WHAT THE TASK REQUIRES.
Nothing but the lines below between the line holding "k=0: u=-7.058 √W, w=-17.212 √W" and the line holding "k=1: F=31.255 N, v=-1.522 m/s", inclusive, should appear in the answer, each set down exactly.

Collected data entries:
***

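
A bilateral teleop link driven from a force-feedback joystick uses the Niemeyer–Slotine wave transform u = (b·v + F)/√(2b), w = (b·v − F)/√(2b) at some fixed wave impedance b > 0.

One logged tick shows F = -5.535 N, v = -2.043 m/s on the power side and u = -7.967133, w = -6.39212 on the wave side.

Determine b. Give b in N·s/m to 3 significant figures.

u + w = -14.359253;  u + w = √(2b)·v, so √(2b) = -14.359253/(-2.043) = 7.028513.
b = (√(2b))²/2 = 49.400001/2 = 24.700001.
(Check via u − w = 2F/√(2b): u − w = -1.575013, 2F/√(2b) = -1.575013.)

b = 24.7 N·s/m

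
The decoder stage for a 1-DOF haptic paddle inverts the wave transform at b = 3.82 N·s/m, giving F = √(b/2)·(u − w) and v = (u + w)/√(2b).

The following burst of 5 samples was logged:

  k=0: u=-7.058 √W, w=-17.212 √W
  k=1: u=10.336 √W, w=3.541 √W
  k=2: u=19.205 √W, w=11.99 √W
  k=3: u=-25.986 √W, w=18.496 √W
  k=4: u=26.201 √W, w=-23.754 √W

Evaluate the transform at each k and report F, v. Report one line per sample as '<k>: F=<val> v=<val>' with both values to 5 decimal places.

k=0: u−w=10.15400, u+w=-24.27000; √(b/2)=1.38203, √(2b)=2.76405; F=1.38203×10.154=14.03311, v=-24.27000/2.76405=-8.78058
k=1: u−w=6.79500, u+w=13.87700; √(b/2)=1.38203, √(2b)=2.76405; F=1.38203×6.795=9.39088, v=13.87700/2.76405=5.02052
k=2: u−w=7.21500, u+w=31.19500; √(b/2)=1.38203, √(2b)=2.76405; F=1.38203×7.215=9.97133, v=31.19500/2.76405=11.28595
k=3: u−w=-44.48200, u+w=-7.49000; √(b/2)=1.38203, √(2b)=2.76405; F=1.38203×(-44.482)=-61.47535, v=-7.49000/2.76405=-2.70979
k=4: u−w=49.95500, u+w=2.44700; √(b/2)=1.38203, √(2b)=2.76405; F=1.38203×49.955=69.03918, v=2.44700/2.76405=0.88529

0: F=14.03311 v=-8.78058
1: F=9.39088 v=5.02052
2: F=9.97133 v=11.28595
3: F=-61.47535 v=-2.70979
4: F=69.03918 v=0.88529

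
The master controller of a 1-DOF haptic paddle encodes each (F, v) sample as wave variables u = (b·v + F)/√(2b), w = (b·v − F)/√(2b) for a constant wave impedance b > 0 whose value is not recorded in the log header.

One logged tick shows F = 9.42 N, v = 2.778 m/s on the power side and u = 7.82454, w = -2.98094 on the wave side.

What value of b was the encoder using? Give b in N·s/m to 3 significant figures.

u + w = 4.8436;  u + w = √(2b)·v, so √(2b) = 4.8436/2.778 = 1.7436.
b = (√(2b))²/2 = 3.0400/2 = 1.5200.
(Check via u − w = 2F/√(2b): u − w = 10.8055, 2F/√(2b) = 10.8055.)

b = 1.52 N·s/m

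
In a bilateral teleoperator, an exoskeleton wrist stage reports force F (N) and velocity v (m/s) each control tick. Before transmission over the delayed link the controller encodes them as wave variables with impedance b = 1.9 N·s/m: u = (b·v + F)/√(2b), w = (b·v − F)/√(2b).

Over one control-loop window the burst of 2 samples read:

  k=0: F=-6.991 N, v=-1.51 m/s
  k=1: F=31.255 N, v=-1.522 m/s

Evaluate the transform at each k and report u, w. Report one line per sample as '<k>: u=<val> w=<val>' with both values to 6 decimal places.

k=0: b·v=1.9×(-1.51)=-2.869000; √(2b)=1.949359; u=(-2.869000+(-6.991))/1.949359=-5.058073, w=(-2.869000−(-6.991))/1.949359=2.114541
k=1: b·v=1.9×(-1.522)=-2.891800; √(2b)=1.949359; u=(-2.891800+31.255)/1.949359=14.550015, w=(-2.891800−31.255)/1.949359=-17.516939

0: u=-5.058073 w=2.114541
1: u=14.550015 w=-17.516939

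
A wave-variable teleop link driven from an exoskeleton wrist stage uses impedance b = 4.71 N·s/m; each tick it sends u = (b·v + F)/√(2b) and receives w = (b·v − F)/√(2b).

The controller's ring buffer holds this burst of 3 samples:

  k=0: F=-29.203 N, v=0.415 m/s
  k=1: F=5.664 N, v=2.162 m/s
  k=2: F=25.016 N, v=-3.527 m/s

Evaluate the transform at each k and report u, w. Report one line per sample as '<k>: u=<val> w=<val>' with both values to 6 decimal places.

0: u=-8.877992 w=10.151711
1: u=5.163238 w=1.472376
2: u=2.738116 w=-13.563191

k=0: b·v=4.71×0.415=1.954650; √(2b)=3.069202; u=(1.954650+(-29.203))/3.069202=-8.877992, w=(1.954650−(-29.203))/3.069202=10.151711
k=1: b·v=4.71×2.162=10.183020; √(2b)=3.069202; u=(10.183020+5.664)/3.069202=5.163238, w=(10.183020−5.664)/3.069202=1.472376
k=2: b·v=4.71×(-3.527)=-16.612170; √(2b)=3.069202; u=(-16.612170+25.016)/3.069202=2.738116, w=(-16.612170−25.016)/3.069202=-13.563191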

***

EXPECTED ANSWER.
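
  k=0: u=-7.058 √W, w=-17.212 √W
  k=1: u=10.336 √W, w=3.541 √W
  k=2: u=19.205 √W, w=11.99 √W
  k=3: u=-25.986 √W, w=18.496 √W
  k=4: u=26.201 √W, w=-23.754 √W

Evaluate the transform at each k and report F, v. Report one line per sample as '<k>: F=<val> v=<val>' with both values to 5 decimal places.

k=0: u−w=10.15400, u+w=-24.27000; √(b/2)=1.38203, √(2b)=2.76405; F=1.38203×10.154=14.03311, v=-24.27000/2.76405=-8.78058
k=1: u−w=6.79500, u+w=13.87700; √(b/2)=1.38203, √(2b)=2.76405; F=1.38203×6.795=9.39088, v=13.87700/2.76405=5.02052
k=2: u−w=7.21500, u+w=31.19500; √(b/2)=1.38203, √(2b)=2.76405; F=1.38203×7.215=9.97133, v=31.19500/2.76405=11.28595
k=3: u−w=-44.48200, u+w=-7.49000; √(b/2)=1.38203, √(2b)=2.76405; F=1.38203×(-44.482)=-61.47535, v=-7.49000/2.76405=-2.70979
k=4: u−w=49.95500, u+w=2.44700; √(b/2)=1.38203, √(2b)=2.76405; F=1.38203×49.955=69.03918, v=2.44700/2.76405=0.88529

0: F=14.03311 v=-8.78058
1: F=9.39088 v=5.02052
2: F=9.97133 v=11.28595
3: F=-61.47535 v=-2.70979
4: F=69.03918 v=0.88529

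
The master controller of a 1-DOF haptic paddle encodes each (F, v) sample as wave variables u = (b·v + F)/√(2b), w = (b·v − F)/√(2b) for a constant wave impedance b > 0 whose value is not recorded in the log header.

One logged tick shows F = 9.42 N, v = 2.778 m/s on the power side and u = 7.82454, w = -2.98094 on the wave side.

What value of b was the encoder using? Give b in N·s/m to 3 significant figures.

u + w = 4.8436;  u + w = √(2b)·v, so √(2b) = 4.8436/2.778 = 1.7436.
b = (√(2b))²/2 = 3.0400/2 = 1.5200.
(Check via u − w = 2F/√(2b): u − w = 10.8055, 2F/√(2b) = 10.8055.)

b = 1.52 N·s/m

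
In a bilateral teleoperator, an exoskeleton wrist stage reports force F (N) and velocity v (m/s) each control tick. Before transmission over the delayed link the controller encodes them as wave variables with impedance b = 1.9 N·s/m: u = (b·v + F)/√(2b), w = (b·v − F)/√(2b).

Over one control-loop window the burst of 2 samples read:

  k=0: F=-6.991 N, v=-1.51 m/s
  k=1: F=31.255 N, v=-1.522 m/s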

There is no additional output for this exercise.